Only a number is wanted here: the count of lines in the data below where the string "Distance" occurs.

### Data to examine
:::::

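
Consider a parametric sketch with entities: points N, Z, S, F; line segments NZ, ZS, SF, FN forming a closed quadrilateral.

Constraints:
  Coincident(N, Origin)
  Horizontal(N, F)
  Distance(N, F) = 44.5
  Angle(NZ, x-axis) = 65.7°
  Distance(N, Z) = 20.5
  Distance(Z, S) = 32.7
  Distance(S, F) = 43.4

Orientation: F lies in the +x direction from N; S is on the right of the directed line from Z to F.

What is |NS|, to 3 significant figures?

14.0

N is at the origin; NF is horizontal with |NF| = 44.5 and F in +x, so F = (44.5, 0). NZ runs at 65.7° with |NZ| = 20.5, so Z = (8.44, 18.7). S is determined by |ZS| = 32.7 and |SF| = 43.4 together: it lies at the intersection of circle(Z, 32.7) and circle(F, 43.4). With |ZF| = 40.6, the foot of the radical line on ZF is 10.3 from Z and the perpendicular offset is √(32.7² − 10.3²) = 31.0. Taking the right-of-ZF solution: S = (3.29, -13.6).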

:::::

### Finished task
4